### Work instructions
Which lines of the data contain the string "experiment"? Copy every one.

### Dataset extract
· · · · · · ·
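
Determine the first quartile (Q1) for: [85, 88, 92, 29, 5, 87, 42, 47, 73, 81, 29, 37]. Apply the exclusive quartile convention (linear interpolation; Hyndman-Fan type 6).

31

Step 1: Sort the data: [5, 29, 29, 37, 42, 47, 73, 81, 85, 87, 88, 92]
Step 2: n = 12
Step 3: Using the exclusive quartile method:
  Q1 = 31
  Q2 (median) = 60
  Q3 = 86.5
  IQR = Q3 - Q1 = 86.5 - 31 = 55.5
Step 4: Q1 = 31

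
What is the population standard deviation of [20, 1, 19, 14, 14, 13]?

6.1847

Step 1: Compute the mean: 13.5
Step 2: Sum of squared deviations from the mean: 229.5
Step 3: Population variance = 229.5 / 6 = 38.25
Step 4: Standard deviation = sqrt(38.25) = 6.1847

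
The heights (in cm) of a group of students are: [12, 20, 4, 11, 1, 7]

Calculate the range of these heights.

19

Step 1: Identify the maximum value: max = 20
Step 2: Identify the minimum value: min = 1
Step 3: Range = max - min = 20 - 1 = 19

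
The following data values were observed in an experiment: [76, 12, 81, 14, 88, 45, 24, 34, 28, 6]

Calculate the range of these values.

82

Step 1: Identify the maximum value: max = 88
Step 2: Identify the minimum value: min = 6
Step 3: Range = max - min = 88 - 6 = 82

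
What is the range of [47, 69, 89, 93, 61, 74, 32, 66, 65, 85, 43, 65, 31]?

62

Step 1: Identify the maximum value: max = 93
Step 2: Identify the minimum value: min = 31
Step 3: Range = max - min = 93 - 31 = 62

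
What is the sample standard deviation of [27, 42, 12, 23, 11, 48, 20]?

14.1825

Step 1: Compute the mean: 26.1429
Step 2: Sum of squared deviations from the mean: 1206.8571
Step 3: Sample variance = 1206.8571 / 6 = 201.1429
Step 4: Standard deviation = sqrt(201.1429) = 14.1825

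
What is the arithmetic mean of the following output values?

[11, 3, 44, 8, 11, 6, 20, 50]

19.125

Step 1: Sum all values: 11 + 3 + 44 + 8 + 11 + 6 + 20 + 50 = 153
Step 2: Count the number of values: n = 8
Step 3: Mean = sum / n = 153 / 8 = 19.125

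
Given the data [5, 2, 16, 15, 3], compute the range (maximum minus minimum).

14

Step 1: Identify the maximum value: max = 16
Step 2: Identify the minimum value: min = 2
Step 3: Range = max - min = 16 - 2 = 14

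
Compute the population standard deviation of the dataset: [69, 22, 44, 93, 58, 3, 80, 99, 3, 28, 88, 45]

32.5073

Step 1: Compute the mean: 52.6667
Step 2: Sum of squared deviations from the mean: 12680.6667
Step 3: Population variance = 12680.6667 / 12 = 1056.7222
Step 4: Standard deviation = sqrt(1056.7222) = 32.5073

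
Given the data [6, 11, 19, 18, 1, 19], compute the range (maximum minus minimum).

18

Step 1: Identify the maximum value: max = 19
Step 2: Identify the minimum value: min = 1
Step 3: Range = max - min = 19 - 1 = 18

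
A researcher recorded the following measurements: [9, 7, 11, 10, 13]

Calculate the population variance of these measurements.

4

Step 1: Compute the mean: (9 + 7 + 11 + 10 + 13) / 5 = 10
Step 2: Compute squared deviations from the mean:
  (9 - 10)^2 = 1
  (7 - 10)^2 = 9
  (11 - 10)^2 = 1
  (10 - 10)^2 = 0
  (13 - 10)^2 = 9
Step 3: Sum of squared deviations = 20
Step 4: Population variance = 20 / 5 = 4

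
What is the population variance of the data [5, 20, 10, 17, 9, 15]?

26.2222

Step 1: Compute the mean: (5 + 20 + 10 + 17 + 9 + 15) / 6 = 12.6667
Step 2: Compute squared deviations from the mean:
  (5 - 12.6667)^2 = 58.7778
  (20 - 12.6667)^2 = 53.7778
  (10 - 12.6667)^2 = 7.1111
  (17 - 12.6667)^2 = 18.7778
  (9 - 12.6667)^2 = 13.4444
  (15 - 12.6667)^2 = 5.4444
Step 3: Sum of squared deviations = 157.3333
Step 4: Population variance = 157.3333 / 6 = 26.2222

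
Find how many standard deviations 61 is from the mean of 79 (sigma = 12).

-1.5

Step 1: Recall the z-score formula: z = (x - mu) / sigma
Step 2: Substitute values: z = (61 - 79) / 12
Step 3: z = -18 / 12 = -1.5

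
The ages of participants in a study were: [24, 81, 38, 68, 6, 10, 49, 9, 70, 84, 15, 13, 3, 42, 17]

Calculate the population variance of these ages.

771.9289

Step 1: Compute the mean: (24 + 81 + 38 + 68 + 6 + 10 + 49 + 9 + 70 + 84 + 15 + 13 + 3 + 42 + 17) / 15 = 35.2667
Step 2: Compute squared deviations from the mean:
  (24 - 35.2667)^2 = 126.9378
  (81 - 35.2667)^2 = 2091.5378
  (38 - 35.2667)^2 = 7.4711
  (68 - 35.2667)^2 = 1071.4711
  (6 - 35.2667)^2 = 856.5378
  (10 - 35.2667)^2 = 638.4044
  (49 - 35.2667)^2 = 188.6044
  (9 - 35.2667)^2 = 689.9378
  (70 - 35.2667)^2 = 1206.4044
  (84 - 35.2667)^2 = 2374.9378
  (15 - 35.2667)^2 = 410.7378
  (13 - 35.2667)^2 = 495.8044
  (3 - 35.2667)^2 = 1041.1378
  (42 - 35.2667)^2 = 45.3378
  (17 - 35.2667)^2 = 333.6711
Step 3: Sum of squared deviations = 11578.9333
Step 4: Population variance = 11578.9333 / 15 = 771.9289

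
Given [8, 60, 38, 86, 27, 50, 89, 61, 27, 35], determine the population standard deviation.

24.8855

Step 1: Compute the mean: 48.1
Step 2: Sum of squared deviations from the mean: 6192.9
Step 3: Population variance = 6192.9 / 10 = 619.29
Step 4: Standard deviation = sqrt(619.29) = 24.8855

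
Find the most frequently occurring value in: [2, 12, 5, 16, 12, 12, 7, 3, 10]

12

Step 1: Count the frequency of each value:
  2: appears 1 time(s)
  3: appears 1 time(s)
  5: appears 1 time(s)
  7: appears 1 time(s)
  10: appears 1 time(s)
  12: appears 3 time(s)
  16: appears 1 time(s)
Step 2: The value 12 appears most frequently (3 times).
Step 3: Mode = 12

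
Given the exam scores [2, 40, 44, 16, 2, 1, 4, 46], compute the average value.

19.375

Step 1: Sum all values: 2 + 40 + 44 + 16 + 2 + 1 + 4 + 46 = 155
Step 2: Count the number of values: n = 8
Step 3: Mean = sum / n = 155 / 8 = 19.375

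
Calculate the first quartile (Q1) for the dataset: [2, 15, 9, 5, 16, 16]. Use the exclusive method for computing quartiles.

4.25

Step 1: Sort the data: [2, 5, 9, 15, 16, 16]
Step 2: n = 6
Step 3: Using the exclusive quartile method:
  Q1 = 4.25
  Q2 (median) = 12
  Q3 = 16
  IQR = Q3 - Q1 = 16 - 4.25 = 11.75
Step 4: Q1 = 4.25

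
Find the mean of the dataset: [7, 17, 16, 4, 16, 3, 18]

11.5714

Step 1: Sum all values: 7 + 17 + 16 + 4 + 16 + 3 + 18 = 81
Step 2: Count the number of values: n = 7
Step 3: Mean = sum / n = 81 / 7 = 11.5714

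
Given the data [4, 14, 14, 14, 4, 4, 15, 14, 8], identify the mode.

14

Step 1: Count the frequency of each value:
  4: appears 3 time(s)
  8: appears 1 time(s)
  14: appears 4 time(s)
  15: appears 1 time(s)
Step 2: The value 14 appears most frequently (4 times).
Step 3: Mode = 14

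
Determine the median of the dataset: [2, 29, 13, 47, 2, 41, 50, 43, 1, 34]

31.5

Step 1: Sort the data in ascending order: [1, 2, 2, 13, 29, 34, 41, 43, 47, 50]
Step 2: The number of values is n = 10.
Step 3: Since n is even, the median is the average of positions 5 and 6:
  Median = (29 + 34) / 2 = 31.5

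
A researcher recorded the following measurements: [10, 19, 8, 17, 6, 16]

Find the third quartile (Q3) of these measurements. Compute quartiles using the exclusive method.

17.5

Step 1: Sort the data: [6, 8, 10, 16, 17, 19]
Step 2: n = 6
Step 3: Using the exclusive quartile method:
  Q1 = 7.5
  Q2 (median) = 13
  Q3 = 17.5
  IQR = Q3 - Q1 = 17.5 - 7.5 = 10
Step 4: Q3 = 17.5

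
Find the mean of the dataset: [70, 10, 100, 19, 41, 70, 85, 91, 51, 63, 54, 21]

56.25

Step 1: Sum all values: 70 + 10 + 100 + 19 + 41 + 70 + 85 + 91 + 51 + 63 + 54 + 21 = 675
Step 2: Count the number of values: n = 12
Step 3: Mean = sum / n = 675 / 12 = 56.25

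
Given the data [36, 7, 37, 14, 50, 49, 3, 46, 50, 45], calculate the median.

41

Step 1: Sort the data in ascending order: [3, 7, 14, 36, 37, 45, 46, 49, 50, 50]
Step 2: The number of values is n = 10.
Step 3: Since n is even, the median is the average of positions 5 and 6:
  Median = (37 + 45) / 2 = 41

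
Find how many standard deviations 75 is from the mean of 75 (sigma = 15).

0

Step 1: Recall the z-score formula: z = (x - mu) / sigma
Step 2: Substitute values: z = (75 - 75) / 15
Step 3: z = 0 / 15 = 0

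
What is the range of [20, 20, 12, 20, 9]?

11

Step 1: Identify the maximum value: max = 20
Step 2: Identify the minimum value: min = 9
Step 3: Range = max - min = 20 - 9 = 11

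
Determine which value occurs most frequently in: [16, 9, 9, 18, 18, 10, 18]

18

Step 1: Count the frequency of each value:
  9: appears 2 time(s)
  10: appears 1 time(s)
  16: appears 1 time(s)
  18: appears 3 time(s)
Step 2: The value 18 appears most frequently (3 times).
Step 3: Mode = 18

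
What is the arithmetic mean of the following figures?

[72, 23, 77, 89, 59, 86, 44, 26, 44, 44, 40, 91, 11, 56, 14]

51.7333

Step 1: Sum all values: 72 + 23 + 77 + 89 + 59 + 86 + 44 + 26 + 44 + 44 + 40 + 91 + 11 + 56 + 14 = 776
Step 2: Count the number of values: n = 15
Step 3: Mean = sum / n = 776 / 15 = 51.7333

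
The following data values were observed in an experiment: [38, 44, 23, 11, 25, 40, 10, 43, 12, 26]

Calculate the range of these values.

34

Step 1: Identify the maximum value: max = 44
Step 2: Identify the minimum value: min = 10
Step 3: Range = max - min = 44 - 10 = 34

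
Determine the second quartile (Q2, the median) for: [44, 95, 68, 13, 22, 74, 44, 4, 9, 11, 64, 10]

33

Step 1: Sort the data: [4, 9, 10, 11, 13, 22, 44, 44, 64, 68, 74, 95]
Step 2: n = 12
Step 3: Q2 is the median. Since n is even, it is the average of the values at positions 6 and 7:
  Q2 = (22 + 44) / 2 = 33
Step 4: Q2 = 33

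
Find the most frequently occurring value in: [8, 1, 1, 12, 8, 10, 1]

1

Step 1: Count the frequency of each value:
  1: appears 3 time(s)
  8: appears 2 time(s)
  10: appears 1 time(s)
  12: appears 1 time(s)
Step 2: The value 1 appears most frequently (3 times).
Step 3: Mode = 1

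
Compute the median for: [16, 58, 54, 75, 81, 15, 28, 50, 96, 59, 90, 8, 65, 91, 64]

59

Step 1: Sort the data in ascending order: [8, 15, 16, 28, 50, 54, 58, 59, 64, 65, 75, 81, 90, 91, 96]
Step 2: The number of values is n = 15.
Step 3: Since n is odd, the median is the middle value at position 8: 59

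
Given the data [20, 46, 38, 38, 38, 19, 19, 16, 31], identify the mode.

38

Step 1: Count the frequency of each value:
  16: appears 1 time(s)
  19: appears 2 time(s)
  20: appears 1 time(s)
  31: appears 1 time(s)
  38: appears 3 time(s)
  46: appears 1 time(s)
Step 2: The value 38 appears most frequently (3 times).
Step 3: Mode = 38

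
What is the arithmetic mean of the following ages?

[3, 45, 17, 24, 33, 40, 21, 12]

24.375

Step 1: Sum all values: 3 + 45 + 17 + 24 + 33 + 40 + 21 + 12 = 195
Step 2: Count the number of values: n = 8
Step 3: Mean = sum / n = 195 / 8 = 24.375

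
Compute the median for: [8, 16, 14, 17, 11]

14

Step 1: Sort the data in ascending order: [8, 11, 14, 16, 17]
Step 2: The number of values is n = 5.
Step 3: Since n is odd, the median is the middle value at position 3: 14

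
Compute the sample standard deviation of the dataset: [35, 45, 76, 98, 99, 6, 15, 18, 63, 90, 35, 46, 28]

32.027

Step 1: Compute the mean: 50.3077
Step 2: Sum of squared deviations from the mean: 12308.7692
Step 3: Sample variance = 12308.7692 / 12 = 1025.7308
Step 4: Standard deviation = sqrt(1025.7308) = 32.027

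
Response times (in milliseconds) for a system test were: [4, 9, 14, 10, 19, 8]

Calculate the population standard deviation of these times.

4.7493

Step 1: Compute the mean: 10.6667
Step 2: Sum of squared deviations from the mean: 135.3333
Step 3: Population variance = 135.3333 / 6 = 22.5556
Step 4: Standard deviation = sqrt(22.5556) = 4.7493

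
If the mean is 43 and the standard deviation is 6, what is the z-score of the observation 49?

1

Step 1: Recall the z-score formula: z = (x - mu) / sigma
Step 2: Substitute values: z = (49 - 43) / 6
Step 3: z = 6 / 6 = 1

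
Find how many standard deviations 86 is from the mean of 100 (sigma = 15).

-0.9333

Step 1: Recall the z-score formula: z = (x - mu) / sigma
Step 2: Substitute values: z = (86 - 100) / 15
Step 3: z = -14 / 15 = -0.9333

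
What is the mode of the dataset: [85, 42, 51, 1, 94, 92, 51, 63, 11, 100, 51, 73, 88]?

51

Step 1: Count the frequency of each value:
  1: appears 1 time(s)
  11: appears 1 time(s)
  42: appears 1 time(s)
  51: appears 3 time(s)
  63: appears 1 time(s)
  73: appears 1 time(s)
  85: appears 1 time(s)
  88: appears 1 time(s)
  92: appears 1 time(s)
  94: appears 1 time(s)
  100: appears 1 time(s)
Step 2: The value 51 appears most frequently (3 times).
Step 3: Mode = 51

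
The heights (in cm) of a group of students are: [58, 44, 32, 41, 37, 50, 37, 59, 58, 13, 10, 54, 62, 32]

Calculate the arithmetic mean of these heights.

41.9286

Step 1: Sum all values: 58 + 44 + 32 + 41 + 37 + 50 + 37 + 59 + 58 + 13 + 10 + 54 + 62 + 32 = 587
Step 2: Count the number of values: n = 14
Step 3: Mean = sum / n = 587 / 14 = 41.9286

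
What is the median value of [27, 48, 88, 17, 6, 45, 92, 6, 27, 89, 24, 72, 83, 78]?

46.5

Step 1: Sort the data in ascending order: [6, 6, 17, 24, 27, 27, 45, 48, 72, 78, 83, 88, 89, 92]
Step 2: The number of values is n = 14.
Step 3: Since n is even, the median is the average of positions 7 and 8:
  Median = (45 + 48) / 2 = 46.5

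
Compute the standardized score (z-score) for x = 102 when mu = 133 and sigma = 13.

-2.3846

Step 1: Recall the z-score formula: z = (x - mu) / sigma
Step 2: Substitute values: z = (102 - 133) / 13
Step 3: z = -31 / 13 = -2.3846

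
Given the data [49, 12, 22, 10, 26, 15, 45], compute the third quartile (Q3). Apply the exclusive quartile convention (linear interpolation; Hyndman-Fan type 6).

45

Step 1: Sort the data: [10, 12, 15, 22, 26, 45, 49]
Step 2: n = 7
Step 3: Using the exclusive quartile method:
  Q1 = 12
  Q2 (median) = 22
  Q3 = 45
  IQR = Q3 - Q1 = 45 - 12 = 33
Step 4: Q3 = 45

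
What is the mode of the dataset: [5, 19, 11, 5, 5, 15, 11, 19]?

5

Step 1: Count the frequency of each value:
  5: appears 3 time(s)
  11: appears 2 time(s)
  15: appears 1 time(s)
  19: appears 2 time(s)
Step 2: The value 5 appears most frequently (3 times).
Step 3: Mode = 5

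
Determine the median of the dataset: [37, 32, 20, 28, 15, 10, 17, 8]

18.5

Step 1: Sort the data in ascending order: [8, 10, 15, 17, 20, 28, 32, 37]
Step 2: The number of values is n = 8.
Step 3: Since n is even, the median is the average of positions 4 and 5:
  Median = (17 + 20) / 2 = 18.5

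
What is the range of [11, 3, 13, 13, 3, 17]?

14

Step 1: Identify the maximum value: max = 17
Step 2: Identify the minimum value: min = 3
Step 3: Range = max - min = 17 - 3 = 14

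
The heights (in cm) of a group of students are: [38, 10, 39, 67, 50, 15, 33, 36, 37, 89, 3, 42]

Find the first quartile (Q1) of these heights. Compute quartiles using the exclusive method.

19.5

Step 1: Sort the data: [3, 10, 15, 33, 36, 37, 38, 39, 42, 50, 67, 89]
Step 2: n = 12
Step 3: Using the exclusive quartile method:
  Q1 = 19.5
  Q2 (median) = 37.5
  Q3 = 48
  IQR = Q3 - Q1 = 48 - 19.5 = 28.5
Step 4: Q1 = 19.5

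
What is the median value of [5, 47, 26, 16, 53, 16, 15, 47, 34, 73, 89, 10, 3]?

26

Step 1: Sort the data in ascending order: [3, 5, 10, 15, 16, 16, 26, 34, 47, 47, 53, 73, 89]
Step 2: The number of values is n = 13.
Step 3: Since n is odd, the median is the middle value at position 7: 26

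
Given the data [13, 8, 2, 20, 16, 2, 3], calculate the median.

8

Step 1: Sort the data in ascending order: [2, 2, 3, 8, 13, 16, 20]
Step 2: The number of values is n = 7.
Step 3: Since n is odd, the median is the middle value at position 4: 8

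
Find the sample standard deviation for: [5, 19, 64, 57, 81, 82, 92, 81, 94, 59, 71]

28.6617

Step 1: Compute the mean: 64.0909
Step 2: Sum of squared deviations from the mean: 8214.9091
Step 3: Sample variance = 8214.9091 / 10 = 821.4909
Step 4: Standard deviation = sqrt(821.4909) = 28.6617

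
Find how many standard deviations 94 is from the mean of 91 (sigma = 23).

0.1304

Step 1: Recall the z-score formula: z = (x - mu) / sigma
Step 2: Substitute values: z = (94 - 91) / 23
Step 3: z = 3 / 23 = 0.1304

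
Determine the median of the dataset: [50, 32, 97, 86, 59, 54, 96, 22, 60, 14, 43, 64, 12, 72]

56.5

Step 1: Sort the data in ascending order: [12, 14, 22, 32, 43, 50, 54, 59, 60, 64, 72, 86, 96, 97]
Step 2: The number of values is n = 14.
Step 3: Since n is even, the median is the average of positions 7 and 8:
  Median = (54 + 59) / 2 = 56.5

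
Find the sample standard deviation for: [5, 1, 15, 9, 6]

5.2154

Step 1: Compute the mean: 7.2
Step 2: Sum of squared deviations from the mean: 108.8
Step 3: Sample variance = 108.8 / 4 = 27.2
Step 4: Standard deviation = sqrt(27.2) = 5.2154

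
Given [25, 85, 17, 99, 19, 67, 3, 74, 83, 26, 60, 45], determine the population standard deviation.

30.5017

Step 1: Compute the mean: 50.25
Step 2: Sum of squared deviations from the mean: 11164.25
Step 3: Population variance = 11164.25 / 12 = 930.3542
Step 4: Standard deviation = sqrt(930.3542) = 30.5017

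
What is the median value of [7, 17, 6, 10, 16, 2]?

8.5

Step 1: Sort the data in ascending order: [2, 6, 7, 10, 16, 17]
Step 2: The number of values is n = 6.
Step 3: Since n is even, the median is the average of positions 3 and 4:
  Median = (7 + 10) / 2 = 8.5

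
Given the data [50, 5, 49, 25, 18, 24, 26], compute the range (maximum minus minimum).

45

Step 1: Identify the maximum value: max = 50
Step 2: Identify the minimum value: min = 5
Step 3: Range = max - min = 50 - 5 = 45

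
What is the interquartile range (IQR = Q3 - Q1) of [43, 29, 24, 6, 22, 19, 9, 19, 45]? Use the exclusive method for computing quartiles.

22

Step 1: Sort the data: [6, 9, 19, 19, 22, 24, 29, 43, 45]
Step 2: n = 9
Step 3: Using the exclusive quartile method:
  Q1 = 14
  Q2 (median) = 22
  Q3 = 36
  IQR = Q3 - Q1 = 36 - 14 = 22
Step 4: IQR = 22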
· · · · · · ·
### Problem solution
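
The following data values were observed in an experiment: [76, 12, 81, 14, 88, 45, 24, 34, 28, 6]
The following data values were observed in an experiment: [38, 44, 23, 11, 25, 40, 10, 43, 12, 26]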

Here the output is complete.